*** Opening of INPUT ***

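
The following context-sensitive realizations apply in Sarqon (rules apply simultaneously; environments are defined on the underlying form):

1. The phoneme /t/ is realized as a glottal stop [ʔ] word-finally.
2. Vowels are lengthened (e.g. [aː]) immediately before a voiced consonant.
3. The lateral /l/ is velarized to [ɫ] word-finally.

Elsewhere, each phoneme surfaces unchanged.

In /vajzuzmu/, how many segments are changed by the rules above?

Segments that undergo a rule: /a/ → [aː] (rule 2); /u/ → [uː] (rule 2).
All other segments surface unchanged.

2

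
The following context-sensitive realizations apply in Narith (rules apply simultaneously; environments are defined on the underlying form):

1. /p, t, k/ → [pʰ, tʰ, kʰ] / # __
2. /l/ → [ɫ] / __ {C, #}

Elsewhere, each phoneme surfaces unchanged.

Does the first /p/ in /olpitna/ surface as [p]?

Yes

/p/ (between /l/ and /i/) fails the environment for rule 1, so it stays [p].
The actual realization is [p], which matches [p].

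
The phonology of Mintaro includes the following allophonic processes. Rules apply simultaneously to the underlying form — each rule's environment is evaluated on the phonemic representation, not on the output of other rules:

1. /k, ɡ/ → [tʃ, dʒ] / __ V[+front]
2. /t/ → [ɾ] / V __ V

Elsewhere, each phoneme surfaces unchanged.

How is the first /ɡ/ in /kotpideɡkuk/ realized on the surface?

/ɡ/ (between /e/ and /k/): rule 1 targets it, but not before a front vowel → unchanged [ɡ].

[ɡ]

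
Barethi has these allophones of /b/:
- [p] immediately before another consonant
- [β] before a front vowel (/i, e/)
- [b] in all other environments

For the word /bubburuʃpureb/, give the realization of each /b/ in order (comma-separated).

Occurrence 1 (position 1): no conditioning environment matches → elsewhere allophone [b].
Occurrence 2 (position 3): immediately before another consonant → [p].
Occurrence 3 (position 4): no conditioning environment matches → elsewhere allophone [b].
Occurrence 4 (position 13): no conditioning environment matches → elsewhere allophone [b].

[b], [p], [b], [b]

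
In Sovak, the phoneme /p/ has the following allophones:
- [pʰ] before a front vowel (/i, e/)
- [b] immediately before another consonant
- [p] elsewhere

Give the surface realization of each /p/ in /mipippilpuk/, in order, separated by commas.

[pʰ], [b], [pʰ], [p]

Occurrence 1 (position 3): before a front vowel (/i, e/) → [pʰ].
Occurrence 2 (position 5): immediately before another consonant → [b].
Occurrence 3 (position 6): before a front vowel (/i, e/) → [pʰ].
Occurrence 4 (position 9): no conditioning environment matches → elsewhere allophone [p].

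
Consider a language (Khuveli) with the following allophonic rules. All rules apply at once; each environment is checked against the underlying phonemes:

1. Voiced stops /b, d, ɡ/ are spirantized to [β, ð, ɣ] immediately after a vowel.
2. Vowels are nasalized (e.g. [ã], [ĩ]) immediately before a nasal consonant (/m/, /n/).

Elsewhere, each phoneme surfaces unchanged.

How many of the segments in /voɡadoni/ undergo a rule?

Segments that undergo a rule: /ɡ/ → [ɣ] (rule 1); /d/ → [ð] (rule 1); /o/ → [õ] (rule 2).
All other segments surface unchanged.

3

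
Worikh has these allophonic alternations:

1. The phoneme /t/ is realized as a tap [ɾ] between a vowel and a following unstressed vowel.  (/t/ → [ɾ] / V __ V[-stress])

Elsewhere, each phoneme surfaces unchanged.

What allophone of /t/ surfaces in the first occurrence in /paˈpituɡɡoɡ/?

/t/ (between /i/ and /u/): between a vowel and a following unstressed vowel, so rule 1 applies → [ɾ].

[ɾ]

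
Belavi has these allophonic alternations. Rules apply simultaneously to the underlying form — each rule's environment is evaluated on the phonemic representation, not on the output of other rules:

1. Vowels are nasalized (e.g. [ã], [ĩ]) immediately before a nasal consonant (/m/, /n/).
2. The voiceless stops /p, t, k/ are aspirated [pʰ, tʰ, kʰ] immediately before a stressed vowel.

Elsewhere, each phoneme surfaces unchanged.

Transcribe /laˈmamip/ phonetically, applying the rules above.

[lãˈmãmip]

/a/ (between /l/ and /m/) occurs before a nasal consonant → [ã] by rule 1.
Rule 1 applies to /a/ (between /m/ and /m/: before a nasal consonant) → [ã].
/i/ (between /m/ and /p/) fails the environment for rule 1, so it stays [i].
/p/ (word-final) fails the environment for rule 2, so it stays [p].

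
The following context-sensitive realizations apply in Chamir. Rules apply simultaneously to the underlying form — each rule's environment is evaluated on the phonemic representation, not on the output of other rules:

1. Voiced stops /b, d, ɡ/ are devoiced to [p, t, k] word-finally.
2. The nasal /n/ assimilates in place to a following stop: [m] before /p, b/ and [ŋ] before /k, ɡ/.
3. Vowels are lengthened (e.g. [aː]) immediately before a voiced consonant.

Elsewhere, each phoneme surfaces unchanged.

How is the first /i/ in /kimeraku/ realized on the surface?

/i/ (between /k/ and /m/) occurs before a voiced consonant → [iː] by rule 3.

[iː]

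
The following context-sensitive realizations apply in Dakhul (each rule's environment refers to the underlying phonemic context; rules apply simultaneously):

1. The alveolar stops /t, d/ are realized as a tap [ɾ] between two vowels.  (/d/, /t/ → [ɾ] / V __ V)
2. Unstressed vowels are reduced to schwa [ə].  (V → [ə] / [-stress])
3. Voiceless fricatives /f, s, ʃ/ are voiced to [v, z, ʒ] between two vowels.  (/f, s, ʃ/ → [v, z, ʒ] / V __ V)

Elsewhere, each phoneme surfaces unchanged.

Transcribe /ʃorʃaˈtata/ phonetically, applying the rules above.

/ʃ/ (word-initial) fails the environment for rule 3, so it stays [ʃ].
Rule 2 applies to /o/ (between /ʃ/ and /r/: in an unstressed syllable) → [ə].
/r/ (between /o/ and /ʃ/): no rule targets it → [r].
/ʃ/ — between /r/ and /a/; rule 3 does not apply here → [ʃ].
/a/ (between /ʃ/ and /t/) occurs in an unstressed syllable → [ə] by rule 2.
Rule 1 applies to /t/ (between /a/ and /a/: between two vowels) → [ɾ].
/a/ (between /t/ and /t/) fails the environment for rule 2, so it stays [a].
Rule 1 applies to /t/ (between /a/ and /a/: between two vowels) → [ɾ].
/a/ (word-final) occurs in an unstressed syllable → [ə] by rule 2.

[ʃərʃəˈɾaɾə]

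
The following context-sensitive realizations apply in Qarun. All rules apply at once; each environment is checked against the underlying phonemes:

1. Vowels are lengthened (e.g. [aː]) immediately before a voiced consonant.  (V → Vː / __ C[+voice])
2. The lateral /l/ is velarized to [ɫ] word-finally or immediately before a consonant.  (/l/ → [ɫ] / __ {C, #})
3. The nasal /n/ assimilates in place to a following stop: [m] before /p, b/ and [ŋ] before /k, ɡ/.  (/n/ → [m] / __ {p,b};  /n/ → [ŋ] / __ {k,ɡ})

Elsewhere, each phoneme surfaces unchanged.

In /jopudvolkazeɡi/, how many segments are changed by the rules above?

Segments that undergo a rule: /u/ → [uː] (rule 1); /o/ → [oː] (rule 1); /l/ → [ɫ] (rule 2); /a/ → [aː] (rule 1); /e/ → [eː] (rule 1).
All other segments surface unchanged.

5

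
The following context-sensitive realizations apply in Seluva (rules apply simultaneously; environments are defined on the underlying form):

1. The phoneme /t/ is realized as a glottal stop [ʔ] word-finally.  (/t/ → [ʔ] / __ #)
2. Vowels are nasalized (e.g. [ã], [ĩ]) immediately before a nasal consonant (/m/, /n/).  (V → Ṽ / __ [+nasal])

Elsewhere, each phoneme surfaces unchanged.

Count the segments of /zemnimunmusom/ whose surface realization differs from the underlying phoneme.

Segments that undergo a rule: /e/ → [ẽ] (rule 2); /i/ → [ĩ] (rule 2); /u/ → [ũ] (rule 2); /o/ → [õ] (rule 2).
All other segments surface unchanged.

4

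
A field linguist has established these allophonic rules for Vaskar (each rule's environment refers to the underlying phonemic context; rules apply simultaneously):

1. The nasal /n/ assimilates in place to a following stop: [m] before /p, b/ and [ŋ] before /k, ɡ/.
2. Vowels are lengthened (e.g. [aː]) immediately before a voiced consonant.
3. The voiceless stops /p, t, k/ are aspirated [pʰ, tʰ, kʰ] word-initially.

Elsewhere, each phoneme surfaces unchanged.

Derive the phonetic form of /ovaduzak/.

/o/ (word-initial) occurs before a voiced consonant → [oː] by rule 2.
/a/ — between /v/ and /d/, before a voiced consonant — surfaces as [aː] (rule 2).
/u/ (between /d/ and /z/): before a voiced consonant, so rule 2 applies → [uː].
/a/ (between /z/ and /k/) fails the environment for rule 2, so it stays [a].
/k/ (word-final): rule 3 targets it, but not word-initially → unchanged [k].

[oːvaːduːzak]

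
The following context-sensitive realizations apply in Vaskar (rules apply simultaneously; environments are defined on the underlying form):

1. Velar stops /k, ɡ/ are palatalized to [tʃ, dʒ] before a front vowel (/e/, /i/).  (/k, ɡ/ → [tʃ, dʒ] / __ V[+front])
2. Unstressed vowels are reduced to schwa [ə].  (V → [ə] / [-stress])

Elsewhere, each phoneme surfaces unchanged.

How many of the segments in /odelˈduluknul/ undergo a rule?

Segments that undergo a rule: /o/ → [ə] (rule 2); /e/ → [ə] (rule 2); /u/ → [ə] (rule 2); /u/ → [ə] (rule 2).
All other segments surface unchanged.

4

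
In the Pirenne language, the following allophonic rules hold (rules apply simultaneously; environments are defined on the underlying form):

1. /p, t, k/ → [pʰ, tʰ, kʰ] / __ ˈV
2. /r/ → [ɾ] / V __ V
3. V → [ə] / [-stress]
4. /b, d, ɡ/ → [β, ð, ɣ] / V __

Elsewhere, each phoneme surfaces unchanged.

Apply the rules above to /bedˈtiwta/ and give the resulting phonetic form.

/b/ (word-initial) fails the environment for rule 4, so it stays [b].
Rule 3 applies to /e/ (between /b/ and /d/: in an unstressed syllable) → [ə].
/d/ (between /e/ and /t/) occurs immediately after a vowel → [ð] by rule 4.
/t/ — between /d/ and /i/, immediately before a stressed vowel — surfaces as [tʰ] (rule 1).
/i/ — between /t/ and /w/; rule 3 does not apply here → [i].
/t/ (between /w/ and /a/): rule 1 targets it, but not immediately before a stressed vowel → unchanged [t].
/a/ — word-final, in an unstressed syllable — surfaces as [ə] (rule 3).

[bəðˈtʰiwtə]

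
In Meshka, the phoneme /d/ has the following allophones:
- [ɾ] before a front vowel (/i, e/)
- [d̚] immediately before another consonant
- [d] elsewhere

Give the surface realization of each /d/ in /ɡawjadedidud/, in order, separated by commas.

Occurrence 1 (position 6): before a front vowel (/i, e/) → [ɾ].
Occurrence 2 (position 8): before a front vowel (/i, e/) → [ɾ].
Occurrence 3 (position 10): no conditioning environment matches → elsewhere allophone [d].
Occurrence 4 (position 12): no conditioning environment matches → elsewhere allophone [d].

[ɾ], [ɾ], [d], [d]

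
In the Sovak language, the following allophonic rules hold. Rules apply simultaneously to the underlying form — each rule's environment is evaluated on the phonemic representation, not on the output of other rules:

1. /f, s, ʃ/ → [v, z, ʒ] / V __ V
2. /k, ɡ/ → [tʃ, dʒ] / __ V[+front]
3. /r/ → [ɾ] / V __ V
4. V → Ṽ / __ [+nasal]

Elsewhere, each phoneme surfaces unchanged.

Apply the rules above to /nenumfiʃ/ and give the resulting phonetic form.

/n/ — not in any rule's target class → [n].
/e/ meets the environment for rule 4 (before a nasal consonant) → [ẽ].
/n/ (between /e/ and /u/): no rule targets it → [n].
/u/ (between /n/ and /m/) occurs before a nasal consonant → [ũ] by rule 4.
/m/ (between /u/ and /f/) is unaffected → [m].
/f/ (between /m/ and /i/) is in the target of rule 1 but the environment (between two vowels) is not met → [f].
/i/ (between /f/ and /ʃ/) is in the target of rule 4 but the environment (before a nasal consonant) is not met → [i].
/ʃ/ (word-final) fails the environment for rule 1, so it stays [ʃ].

[nẽnũmfiʃ]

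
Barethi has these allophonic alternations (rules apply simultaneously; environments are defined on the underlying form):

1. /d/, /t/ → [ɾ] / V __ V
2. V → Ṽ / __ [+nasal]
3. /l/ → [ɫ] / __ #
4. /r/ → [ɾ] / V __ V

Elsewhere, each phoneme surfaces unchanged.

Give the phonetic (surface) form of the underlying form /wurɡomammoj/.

[wurɡõmãmmoj]

/u/ (between /w/ and /r/) fails the environment for rule 2, so it stays [u].
/r/ (between /u/ and /ɡ/) is in the target of rule 4 but the environment (between two vowels) is not met → [r].
/o/ meets the environment for rule 2 (before a nasal consonant) → [õ].
Rule 2 applies to /a/ (between /m/ and /m/: before a nasal consonant) → [ã].
/o/ — between /m/ and /j/; rule 2 does not apply here → [o].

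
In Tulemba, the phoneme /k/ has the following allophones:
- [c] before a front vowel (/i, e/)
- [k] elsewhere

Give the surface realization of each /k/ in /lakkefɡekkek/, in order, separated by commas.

Occurrence 1 (position 3): no conditioning environment matches → elsewhere allophone [k].
Occurrence 2 (position 4): before a front vowel → [c].
Occurrence 3 (position 9): no conditioning environment matches → elsewhere allophone [k].
Occurrence 4 (position 10): before a front vowel → [c].
Occurrence 5 (position 12): no conditioning environment matches → elsewhere allophone [k].

[k], [c], [k], [c], [k]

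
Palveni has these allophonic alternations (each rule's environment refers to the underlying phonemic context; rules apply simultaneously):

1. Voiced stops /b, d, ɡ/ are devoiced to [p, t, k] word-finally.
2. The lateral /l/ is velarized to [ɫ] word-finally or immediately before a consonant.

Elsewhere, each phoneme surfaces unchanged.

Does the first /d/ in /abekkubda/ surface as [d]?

/d/ — between /b/ and /a/; rule 1 does not apply here → [d].
The actual realization is [d], which matches [d].

Yes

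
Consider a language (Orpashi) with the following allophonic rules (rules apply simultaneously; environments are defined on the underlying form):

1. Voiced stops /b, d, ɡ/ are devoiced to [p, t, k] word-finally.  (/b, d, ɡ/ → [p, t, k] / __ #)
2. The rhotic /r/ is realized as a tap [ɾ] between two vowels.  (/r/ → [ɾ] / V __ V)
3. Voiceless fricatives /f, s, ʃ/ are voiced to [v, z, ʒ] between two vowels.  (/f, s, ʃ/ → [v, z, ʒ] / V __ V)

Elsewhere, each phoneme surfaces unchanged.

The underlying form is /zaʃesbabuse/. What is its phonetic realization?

/z/ — not in any rule's target class → [z].
/a/ — not in any rule's target class → [a].
/ʃ/ — between /a/ and /e/, between two vowels — surfaces as [ʒ] (rule 3).
/e/ (between /ʃ/ and /s/) is unaffected → [e].
/s/ (between /e/ and /b/) fails the environment for rule 3, so it stays [s].
/b/ — between /s/ and /a/; rule 1 does not apply here → [b].
/a/ stays [a].
/b/ (between /a/ and /u/): rule 1 targets it, but not word-finally → unchanged [b].
/u/ (between /b/ and /s/): no rule targets it → [u].
/s/ (between /u/ and /e/) occurs between two vowels → [z] by rule 3.
/e/ (word-final) is unaffected → [e].

[zaʒesbabuze]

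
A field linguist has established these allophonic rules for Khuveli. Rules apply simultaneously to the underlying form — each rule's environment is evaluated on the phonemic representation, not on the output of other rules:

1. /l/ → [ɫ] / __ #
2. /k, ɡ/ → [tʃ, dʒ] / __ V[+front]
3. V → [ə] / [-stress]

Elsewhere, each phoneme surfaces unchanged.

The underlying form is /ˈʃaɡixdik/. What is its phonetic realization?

/ʃ/ (word-initial): no rule targets it → [ʃ].
/a/ (between /ʃ/ and /ɡ/) is in the target of rule 3 but the environment (in an unstressed syllable) is not met → [a].
/ɡ/ (between /a/ and /i/): before a front vowel, so rule 2 applies → [dʒ].
/i/ meets the environment for rule 3 (in an unstressed syllable) → [ə].
/x/ (between /i/ and /d/): no rule targets it → [x].
/d/ — not in any rule's target class → [d].
Rule 3 applies to /i/ (between /d/ and /k/: in an unstressed syllable) → [ə].
/k/ (word-final) is in the target of rule 2 but the environment (before a front vowel) is not met → [k].

[ˈʃadʒəxdək]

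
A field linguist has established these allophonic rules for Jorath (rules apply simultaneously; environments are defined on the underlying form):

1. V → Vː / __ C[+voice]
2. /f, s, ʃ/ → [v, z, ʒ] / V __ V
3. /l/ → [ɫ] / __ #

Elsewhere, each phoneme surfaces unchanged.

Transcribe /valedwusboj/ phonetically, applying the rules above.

[vaːleːdwusboːj]

/v/ (word-initial): no rule targets it → [v].
/a/ (between /v/ and /l/) occurs before a voiced consonant → [aː] by rule 1.
/l/ (between /a/ and /e/): rule 3 targets it, but not word-finally → unchanged [l].
/e/ — between /l/ and /d/, before a voiced consonant — surfaces as [eː] (rule 1).
/d/ stays [d].
/w/ (between /d/ and /u/): no rule targets it → [w].
/u/ (between /w/ and /s/): rule 1 targets it, but not before a voiced consonant → unchanged [u].
/s/ (between /u/ and /b/) fails the environment for rule 2, so it stays [s].
/b/ — not in any rule's target class → [b].
Rule 1 applies to /o/ (between /b/ and /j/: before a voiced consonant) → [oː].
/j/ — not in any rule's target class → [j].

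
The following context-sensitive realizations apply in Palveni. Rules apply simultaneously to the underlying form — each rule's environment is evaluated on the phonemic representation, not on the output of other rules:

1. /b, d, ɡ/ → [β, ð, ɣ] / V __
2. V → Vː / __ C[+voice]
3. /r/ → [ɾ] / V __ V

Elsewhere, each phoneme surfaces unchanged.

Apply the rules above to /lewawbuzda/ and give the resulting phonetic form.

/l/ stays [l].
/e/ (between /l/ and /w/) occurs before a voiced consonant → [eː] by rule 2.
/w/ (between /e/ and /a/): no rule targets it → [w].
/a/ — between /w/ and /w/, before a voiced consonant — surfaces as [aː] (rule 2).
/w/ stays [w].
/b/ — between /w/ and /u/; rule 1 does not apply here → [b].
/u/ meets the environment for rule 2 (before a voiced consonant) → [uː].
/z/ (between /u/ and /d/) is unaffected → [z].
/d/ (between /z/ and /a/): rule 1 targets it, but not immediately after a vowel → unchanged [d].
/a/ (word-final): rule 2 targets it, but not before a voiced consonant → unchanged [a].

[leːwaːwbuːzda]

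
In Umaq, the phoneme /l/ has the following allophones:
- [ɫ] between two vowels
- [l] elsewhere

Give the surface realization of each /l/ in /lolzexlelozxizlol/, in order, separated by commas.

[l], [l], [l], [ɫ], [l], [l]

Occurrence 1 (position 1): no conditioning environment matches → elsewhere allophone [l].
Occurrence 2 (position 3): no conditioning environment matches → elsewhere allophone [l].
Occurrence 3 (position 7): no conditioning environment matches → elsewhere allophone [l].
Occurrence 4 (position 9): between two vowels → [ɫ].
Occurrence 5 (position 15): no conditioning environment matches → elsewhere allophone [l].
Occurrence 6 (position 17): no conditioning environment matches → elsewhere allophone [l].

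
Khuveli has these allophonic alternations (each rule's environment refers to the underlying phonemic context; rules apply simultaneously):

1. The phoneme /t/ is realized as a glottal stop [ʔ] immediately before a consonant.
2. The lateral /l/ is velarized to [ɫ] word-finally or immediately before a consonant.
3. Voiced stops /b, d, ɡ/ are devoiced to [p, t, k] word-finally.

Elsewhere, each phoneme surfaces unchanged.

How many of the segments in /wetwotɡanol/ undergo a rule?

3

Segments that undergo a rule: /t/ → [ʔ] (rule 1); /t/ → [ʔ] (rule 1); /l/ → [ɫ] (rule 2).
All other segments surface unchanged.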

*** Close of INPUT ***

◆ WORK TASK
Based on the entries above, please count how many lines contain the string "Palveni", and reply with the figure only.

◆ EXERCISE ANSWER
2